[Stored dataset items]
——————

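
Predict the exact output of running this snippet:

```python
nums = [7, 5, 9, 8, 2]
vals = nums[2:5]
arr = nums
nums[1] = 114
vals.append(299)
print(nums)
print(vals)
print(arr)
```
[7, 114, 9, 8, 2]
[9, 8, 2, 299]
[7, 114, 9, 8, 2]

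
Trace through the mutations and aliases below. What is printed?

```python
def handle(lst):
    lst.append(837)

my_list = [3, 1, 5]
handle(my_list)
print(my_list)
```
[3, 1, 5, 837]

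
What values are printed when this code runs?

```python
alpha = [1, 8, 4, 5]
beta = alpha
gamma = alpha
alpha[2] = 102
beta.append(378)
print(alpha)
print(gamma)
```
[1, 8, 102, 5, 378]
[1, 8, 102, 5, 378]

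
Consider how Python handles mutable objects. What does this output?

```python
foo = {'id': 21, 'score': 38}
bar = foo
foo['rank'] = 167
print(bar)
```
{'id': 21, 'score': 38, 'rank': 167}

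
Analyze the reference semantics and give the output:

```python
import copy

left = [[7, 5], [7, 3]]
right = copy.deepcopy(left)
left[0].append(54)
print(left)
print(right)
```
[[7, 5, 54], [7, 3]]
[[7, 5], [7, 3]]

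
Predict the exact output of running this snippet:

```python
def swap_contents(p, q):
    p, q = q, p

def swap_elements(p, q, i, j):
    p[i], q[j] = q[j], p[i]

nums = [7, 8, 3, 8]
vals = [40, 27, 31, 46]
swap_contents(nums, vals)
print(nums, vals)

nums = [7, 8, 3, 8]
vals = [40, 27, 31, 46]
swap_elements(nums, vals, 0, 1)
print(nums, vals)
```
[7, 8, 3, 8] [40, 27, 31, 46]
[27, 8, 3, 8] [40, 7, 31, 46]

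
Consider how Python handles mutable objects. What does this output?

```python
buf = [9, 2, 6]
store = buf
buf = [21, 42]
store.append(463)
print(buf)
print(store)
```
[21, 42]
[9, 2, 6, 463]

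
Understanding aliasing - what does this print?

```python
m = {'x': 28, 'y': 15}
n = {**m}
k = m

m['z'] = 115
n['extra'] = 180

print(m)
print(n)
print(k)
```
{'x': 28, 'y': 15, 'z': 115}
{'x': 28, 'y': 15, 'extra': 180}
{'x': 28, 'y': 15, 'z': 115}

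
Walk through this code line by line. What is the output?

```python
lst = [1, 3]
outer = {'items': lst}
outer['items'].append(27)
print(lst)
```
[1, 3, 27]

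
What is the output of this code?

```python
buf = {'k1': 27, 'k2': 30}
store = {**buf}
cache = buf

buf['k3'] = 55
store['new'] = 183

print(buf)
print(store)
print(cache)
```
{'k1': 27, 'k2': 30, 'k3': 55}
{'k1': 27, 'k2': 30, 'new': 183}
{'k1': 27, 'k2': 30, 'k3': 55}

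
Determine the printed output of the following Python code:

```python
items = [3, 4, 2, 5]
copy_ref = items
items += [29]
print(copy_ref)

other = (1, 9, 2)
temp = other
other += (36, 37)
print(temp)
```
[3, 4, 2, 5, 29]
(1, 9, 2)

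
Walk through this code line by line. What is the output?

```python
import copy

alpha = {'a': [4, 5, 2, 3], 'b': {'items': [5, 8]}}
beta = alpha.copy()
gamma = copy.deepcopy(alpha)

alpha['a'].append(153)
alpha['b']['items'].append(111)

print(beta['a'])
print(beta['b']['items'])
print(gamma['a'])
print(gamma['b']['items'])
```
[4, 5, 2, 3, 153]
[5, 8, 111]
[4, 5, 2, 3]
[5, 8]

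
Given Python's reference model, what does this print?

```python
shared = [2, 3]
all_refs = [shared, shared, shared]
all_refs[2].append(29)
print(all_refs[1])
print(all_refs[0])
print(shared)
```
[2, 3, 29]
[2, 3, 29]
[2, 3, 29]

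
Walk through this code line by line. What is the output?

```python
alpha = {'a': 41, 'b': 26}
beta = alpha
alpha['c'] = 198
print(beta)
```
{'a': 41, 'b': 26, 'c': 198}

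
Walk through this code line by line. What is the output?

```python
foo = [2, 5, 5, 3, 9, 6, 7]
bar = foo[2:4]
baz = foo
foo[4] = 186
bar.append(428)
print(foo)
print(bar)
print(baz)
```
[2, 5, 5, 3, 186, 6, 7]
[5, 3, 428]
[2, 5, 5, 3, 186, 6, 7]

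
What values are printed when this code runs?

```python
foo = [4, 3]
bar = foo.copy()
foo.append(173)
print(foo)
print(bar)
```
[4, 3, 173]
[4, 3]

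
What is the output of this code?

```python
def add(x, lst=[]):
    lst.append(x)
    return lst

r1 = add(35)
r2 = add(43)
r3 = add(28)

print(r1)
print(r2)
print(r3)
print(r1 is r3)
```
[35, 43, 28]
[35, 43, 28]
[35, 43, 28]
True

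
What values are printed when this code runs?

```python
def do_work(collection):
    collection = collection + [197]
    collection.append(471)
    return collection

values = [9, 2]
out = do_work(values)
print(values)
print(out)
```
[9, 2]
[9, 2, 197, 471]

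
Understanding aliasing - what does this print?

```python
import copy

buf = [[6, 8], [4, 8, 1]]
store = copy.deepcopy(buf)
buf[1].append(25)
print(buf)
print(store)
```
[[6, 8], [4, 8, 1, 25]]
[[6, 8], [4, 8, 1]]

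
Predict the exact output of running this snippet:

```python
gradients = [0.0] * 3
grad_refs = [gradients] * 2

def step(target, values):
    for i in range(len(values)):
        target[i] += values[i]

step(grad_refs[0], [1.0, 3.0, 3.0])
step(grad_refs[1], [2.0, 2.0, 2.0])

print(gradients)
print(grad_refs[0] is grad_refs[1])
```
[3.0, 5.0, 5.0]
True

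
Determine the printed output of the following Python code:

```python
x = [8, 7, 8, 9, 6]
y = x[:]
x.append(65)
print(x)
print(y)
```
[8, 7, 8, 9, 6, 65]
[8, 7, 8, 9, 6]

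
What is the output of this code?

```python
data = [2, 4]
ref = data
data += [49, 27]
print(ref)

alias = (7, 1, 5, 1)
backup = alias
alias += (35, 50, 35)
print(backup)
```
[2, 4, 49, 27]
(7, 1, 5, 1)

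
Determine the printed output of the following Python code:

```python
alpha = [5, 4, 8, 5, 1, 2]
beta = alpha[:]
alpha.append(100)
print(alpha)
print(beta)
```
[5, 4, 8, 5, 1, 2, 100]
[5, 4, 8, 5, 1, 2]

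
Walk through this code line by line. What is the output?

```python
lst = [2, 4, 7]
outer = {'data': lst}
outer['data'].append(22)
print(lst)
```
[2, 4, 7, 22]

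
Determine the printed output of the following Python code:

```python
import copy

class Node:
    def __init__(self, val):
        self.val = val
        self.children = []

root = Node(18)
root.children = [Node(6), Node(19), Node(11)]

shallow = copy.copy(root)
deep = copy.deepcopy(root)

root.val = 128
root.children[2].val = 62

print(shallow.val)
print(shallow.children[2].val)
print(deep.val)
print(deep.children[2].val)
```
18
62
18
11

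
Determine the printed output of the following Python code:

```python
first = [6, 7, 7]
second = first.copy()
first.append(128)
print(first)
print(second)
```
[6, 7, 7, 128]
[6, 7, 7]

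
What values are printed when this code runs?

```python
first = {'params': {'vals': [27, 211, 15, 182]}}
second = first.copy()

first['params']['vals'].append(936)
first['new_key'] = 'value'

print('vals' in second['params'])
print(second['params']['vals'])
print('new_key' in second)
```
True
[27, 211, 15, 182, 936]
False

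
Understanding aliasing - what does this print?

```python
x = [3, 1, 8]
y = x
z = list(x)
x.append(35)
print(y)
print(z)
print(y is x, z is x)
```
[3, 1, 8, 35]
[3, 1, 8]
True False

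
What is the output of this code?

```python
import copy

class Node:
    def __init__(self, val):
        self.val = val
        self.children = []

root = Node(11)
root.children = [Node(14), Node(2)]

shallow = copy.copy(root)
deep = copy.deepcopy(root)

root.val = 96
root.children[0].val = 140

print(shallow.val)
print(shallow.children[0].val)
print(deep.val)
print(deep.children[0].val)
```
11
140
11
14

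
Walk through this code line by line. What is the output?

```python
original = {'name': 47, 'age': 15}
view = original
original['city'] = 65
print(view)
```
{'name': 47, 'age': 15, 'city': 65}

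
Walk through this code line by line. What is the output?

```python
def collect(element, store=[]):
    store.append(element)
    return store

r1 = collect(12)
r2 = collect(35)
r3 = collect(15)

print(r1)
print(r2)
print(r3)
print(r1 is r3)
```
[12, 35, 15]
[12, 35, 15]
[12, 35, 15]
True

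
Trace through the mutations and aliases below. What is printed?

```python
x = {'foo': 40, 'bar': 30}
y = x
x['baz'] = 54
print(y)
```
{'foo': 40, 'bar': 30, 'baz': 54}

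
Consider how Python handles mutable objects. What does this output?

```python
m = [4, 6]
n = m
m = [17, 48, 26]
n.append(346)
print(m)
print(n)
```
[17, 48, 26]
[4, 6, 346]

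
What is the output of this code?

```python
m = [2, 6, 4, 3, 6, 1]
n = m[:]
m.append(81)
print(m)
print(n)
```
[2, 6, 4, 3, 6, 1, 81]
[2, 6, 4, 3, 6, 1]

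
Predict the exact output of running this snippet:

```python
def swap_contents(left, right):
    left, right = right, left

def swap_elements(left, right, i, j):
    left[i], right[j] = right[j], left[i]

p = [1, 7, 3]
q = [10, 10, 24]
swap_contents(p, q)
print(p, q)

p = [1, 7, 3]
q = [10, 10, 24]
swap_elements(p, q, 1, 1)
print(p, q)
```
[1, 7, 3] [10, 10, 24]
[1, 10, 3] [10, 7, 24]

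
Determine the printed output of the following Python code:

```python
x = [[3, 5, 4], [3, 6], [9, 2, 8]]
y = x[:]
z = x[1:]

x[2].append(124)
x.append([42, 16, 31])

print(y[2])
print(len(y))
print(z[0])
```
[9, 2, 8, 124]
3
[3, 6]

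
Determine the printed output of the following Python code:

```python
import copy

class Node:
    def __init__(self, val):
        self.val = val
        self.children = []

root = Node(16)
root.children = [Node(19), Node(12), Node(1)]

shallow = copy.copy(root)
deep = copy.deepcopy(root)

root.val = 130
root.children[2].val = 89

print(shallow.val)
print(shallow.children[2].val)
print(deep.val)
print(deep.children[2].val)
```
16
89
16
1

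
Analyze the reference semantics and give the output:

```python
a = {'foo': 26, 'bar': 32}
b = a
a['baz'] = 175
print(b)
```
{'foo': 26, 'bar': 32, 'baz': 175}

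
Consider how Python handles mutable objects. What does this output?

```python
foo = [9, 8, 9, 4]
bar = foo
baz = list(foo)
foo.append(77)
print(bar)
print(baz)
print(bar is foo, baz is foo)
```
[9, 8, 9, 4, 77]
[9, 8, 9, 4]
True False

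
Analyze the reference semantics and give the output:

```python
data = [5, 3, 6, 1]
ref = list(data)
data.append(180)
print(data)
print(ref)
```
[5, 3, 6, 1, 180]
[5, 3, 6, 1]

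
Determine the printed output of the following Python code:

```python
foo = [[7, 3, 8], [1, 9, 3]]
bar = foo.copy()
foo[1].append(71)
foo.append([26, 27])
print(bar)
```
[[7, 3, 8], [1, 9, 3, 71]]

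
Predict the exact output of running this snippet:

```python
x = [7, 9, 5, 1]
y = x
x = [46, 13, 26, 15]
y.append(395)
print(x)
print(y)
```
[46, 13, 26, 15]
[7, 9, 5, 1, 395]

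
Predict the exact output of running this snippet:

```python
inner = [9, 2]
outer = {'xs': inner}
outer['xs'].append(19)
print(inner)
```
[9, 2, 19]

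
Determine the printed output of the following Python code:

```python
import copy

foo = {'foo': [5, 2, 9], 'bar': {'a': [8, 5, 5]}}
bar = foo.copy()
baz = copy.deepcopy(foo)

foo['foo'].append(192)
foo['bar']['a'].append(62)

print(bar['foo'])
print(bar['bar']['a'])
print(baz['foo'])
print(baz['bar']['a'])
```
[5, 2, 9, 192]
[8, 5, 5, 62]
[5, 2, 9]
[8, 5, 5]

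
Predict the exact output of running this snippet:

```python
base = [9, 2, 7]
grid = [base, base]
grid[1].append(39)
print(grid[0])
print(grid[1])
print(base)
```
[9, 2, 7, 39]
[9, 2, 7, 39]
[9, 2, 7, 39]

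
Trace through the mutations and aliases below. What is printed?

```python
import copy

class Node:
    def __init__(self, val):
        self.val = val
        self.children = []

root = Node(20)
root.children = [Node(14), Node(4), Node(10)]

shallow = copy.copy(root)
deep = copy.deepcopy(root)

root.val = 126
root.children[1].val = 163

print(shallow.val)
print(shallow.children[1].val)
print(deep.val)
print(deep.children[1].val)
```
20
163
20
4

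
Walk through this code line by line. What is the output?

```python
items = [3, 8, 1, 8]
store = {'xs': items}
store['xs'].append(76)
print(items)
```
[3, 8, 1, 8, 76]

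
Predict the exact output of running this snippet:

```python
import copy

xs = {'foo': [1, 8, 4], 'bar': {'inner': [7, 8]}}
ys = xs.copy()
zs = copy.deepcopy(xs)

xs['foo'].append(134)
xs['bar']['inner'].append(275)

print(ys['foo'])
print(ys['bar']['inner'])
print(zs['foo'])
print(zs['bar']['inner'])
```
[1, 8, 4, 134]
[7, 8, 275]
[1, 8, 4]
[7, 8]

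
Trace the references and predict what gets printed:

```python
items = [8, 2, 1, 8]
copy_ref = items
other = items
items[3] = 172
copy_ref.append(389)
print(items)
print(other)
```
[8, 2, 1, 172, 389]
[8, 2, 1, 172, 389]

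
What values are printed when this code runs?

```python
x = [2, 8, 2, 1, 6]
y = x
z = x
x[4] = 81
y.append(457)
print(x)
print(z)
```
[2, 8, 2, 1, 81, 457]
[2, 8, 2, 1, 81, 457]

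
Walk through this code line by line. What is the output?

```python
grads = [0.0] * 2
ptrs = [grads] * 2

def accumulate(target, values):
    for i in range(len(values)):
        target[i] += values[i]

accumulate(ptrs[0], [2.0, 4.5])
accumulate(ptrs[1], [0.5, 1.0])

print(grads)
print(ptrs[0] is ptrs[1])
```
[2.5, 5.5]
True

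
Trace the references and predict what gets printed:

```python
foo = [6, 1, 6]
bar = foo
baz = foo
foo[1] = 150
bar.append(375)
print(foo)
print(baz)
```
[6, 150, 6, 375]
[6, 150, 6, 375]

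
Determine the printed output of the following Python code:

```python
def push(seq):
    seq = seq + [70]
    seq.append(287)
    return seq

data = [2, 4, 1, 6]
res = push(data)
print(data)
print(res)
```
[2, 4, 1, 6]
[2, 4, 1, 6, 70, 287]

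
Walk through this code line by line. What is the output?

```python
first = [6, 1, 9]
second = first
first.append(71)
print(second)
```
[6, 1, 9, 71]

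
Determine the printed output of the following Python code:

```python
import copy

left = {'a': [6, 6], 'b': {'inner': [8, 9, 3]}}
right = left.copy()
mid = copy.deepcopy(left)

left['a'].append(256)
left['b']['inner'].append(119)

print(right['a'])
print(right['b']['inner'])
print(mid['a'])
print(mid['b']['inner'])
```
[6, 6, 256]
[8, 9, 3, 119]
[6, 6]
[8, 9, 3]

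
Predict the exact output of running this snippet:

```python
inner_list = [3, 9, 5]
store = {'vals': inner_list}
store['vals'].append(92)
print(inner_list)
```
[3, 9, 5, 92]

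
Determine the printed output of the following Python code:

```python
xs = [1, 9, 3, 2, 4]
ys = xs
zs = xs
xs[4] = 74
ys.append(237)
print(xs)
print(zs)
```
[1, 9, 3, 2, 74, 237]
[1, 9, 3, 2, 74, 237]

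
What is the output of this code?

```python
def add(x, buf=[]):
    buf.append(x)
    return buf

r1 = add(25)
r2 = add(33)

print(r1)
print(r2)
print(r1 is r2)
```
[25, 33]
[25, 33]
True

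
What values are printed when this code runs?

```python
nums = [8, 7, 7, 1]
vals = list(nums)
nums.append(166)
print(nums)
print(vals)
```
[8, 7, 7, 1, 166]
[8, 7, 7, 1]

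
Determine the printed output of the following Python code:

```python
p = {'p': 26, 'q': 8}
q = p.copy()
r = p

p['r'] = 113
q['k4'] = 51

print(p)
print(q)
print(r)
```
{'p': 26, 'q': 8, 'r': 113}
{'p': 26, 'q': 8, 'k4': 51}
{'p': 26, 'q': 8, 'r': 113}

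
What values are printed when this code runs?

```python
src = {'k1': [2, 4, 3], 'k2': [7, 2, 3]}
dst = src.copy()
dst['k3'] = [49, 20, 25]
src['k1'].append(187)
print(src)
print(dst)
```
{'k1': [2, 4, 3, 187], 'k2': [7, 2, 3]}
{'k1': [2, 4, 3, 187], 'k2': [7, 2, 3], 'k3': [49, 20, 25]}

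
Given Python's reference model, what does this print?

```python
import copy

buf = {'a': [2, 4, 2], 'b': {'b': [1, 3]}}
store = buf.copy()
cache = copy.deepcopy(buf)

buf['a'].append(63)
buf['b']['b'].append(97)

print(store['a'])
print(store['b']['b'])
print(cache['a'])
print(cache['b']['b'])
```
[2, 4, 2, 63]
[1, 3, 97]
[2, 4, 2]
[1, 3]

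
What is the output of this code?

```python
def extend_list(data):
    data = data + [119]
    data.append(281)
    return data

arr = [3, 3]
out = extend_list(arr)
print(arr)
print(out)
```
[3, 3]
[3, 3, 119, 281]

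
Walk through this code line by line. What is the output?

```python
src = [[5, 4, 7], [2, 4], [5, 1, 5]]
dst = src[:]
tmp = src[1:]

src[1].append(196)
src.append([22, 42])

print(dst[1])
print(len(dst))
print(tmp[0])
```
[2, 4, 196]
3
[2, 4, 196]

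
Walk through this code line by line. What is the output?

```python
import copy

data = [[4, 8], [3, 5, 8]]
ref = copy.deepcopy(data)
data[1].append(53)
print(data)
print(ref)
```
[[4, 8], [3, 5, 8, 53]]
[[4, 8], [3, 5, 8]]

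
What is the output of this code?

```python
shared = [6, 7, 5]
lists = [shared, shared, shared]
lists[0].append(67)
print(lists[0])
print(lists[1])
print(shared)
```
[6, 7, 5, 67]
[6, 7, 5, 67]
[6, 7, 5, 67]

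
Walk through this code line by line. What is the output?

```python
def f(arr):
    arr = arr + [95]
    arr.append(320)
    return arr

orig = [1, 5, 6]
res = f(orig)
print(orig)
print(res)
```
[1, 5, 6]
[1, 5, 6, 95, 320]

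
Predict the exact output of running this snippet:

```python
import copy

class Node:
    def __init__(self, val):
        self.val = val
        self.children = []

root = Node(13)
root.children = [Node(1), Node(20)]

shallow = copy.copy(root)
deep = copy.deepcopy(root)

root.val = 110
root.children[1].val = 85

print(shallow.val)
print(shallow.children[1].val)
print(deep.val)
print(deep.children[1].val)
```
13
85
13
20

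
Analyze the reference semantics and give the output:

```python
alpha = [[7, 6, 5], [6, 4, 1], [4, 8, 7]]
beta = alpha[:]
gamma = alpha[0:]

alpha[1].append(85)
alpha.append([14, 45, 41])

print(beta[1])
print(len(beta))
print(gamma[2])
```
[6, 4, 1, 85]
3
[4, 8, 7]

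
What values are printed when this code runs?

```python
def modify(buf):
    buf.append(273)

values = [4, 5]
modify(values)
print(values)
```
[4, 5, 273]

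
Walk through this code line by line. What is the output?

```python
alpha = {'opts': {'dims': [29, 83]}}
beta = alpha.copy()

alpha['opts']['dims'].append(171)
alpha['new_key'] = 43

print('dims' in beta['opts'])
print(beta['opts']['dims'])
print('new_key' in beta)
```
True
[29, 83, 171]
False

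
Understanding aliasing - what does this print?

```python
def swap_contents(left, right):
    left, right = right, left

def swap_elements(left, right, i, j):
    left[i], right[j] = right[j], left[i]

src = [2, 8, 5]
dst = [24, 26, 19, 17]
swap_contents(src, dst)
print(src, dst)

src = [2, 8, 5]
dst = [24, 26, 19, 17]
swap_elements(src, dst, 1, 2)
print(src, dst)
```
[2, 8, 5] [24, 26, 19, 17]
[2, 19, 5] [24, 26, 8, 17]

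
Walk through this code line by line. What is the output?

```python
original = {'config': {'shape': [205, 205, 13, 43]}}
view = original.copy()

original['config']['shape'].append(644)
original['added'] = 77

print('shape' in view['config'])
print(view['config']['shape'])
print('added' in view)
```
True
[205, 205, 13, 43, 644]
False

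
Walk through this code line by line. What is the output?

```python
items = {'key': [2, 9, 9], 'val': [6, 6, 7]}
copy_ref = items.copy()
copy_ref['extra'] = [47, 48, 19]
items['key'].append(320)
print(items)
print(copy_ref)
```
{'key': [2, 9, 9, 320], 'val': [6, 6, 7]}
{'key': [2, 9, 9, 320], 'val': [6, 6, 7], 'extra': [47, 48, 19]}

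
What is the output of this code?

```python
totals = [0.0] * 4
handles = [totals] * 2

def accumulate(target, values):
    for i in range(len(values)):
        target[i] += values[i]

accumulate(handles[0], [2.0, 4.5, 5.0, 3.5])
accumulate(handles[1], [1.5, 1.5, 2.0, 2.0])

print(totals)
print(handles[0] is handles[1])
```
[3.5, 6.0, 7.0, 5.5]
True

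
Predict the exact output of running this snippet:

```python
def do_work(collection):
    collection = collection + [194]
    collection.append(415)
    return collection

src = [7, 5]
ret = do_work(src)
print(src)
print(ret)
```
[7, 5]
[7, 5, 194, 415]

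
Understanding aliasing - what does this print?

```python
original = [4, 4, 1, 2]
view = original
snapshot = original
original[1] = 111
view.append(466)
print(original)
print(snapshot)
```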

——————

What is needed » Your task is to collect every line above that contains the word "cache".

Solution below »
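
cache = buf
print(cache)
cache = copy.deepcopy(buf)
print(cache['a'])
print(cache['b']['b'])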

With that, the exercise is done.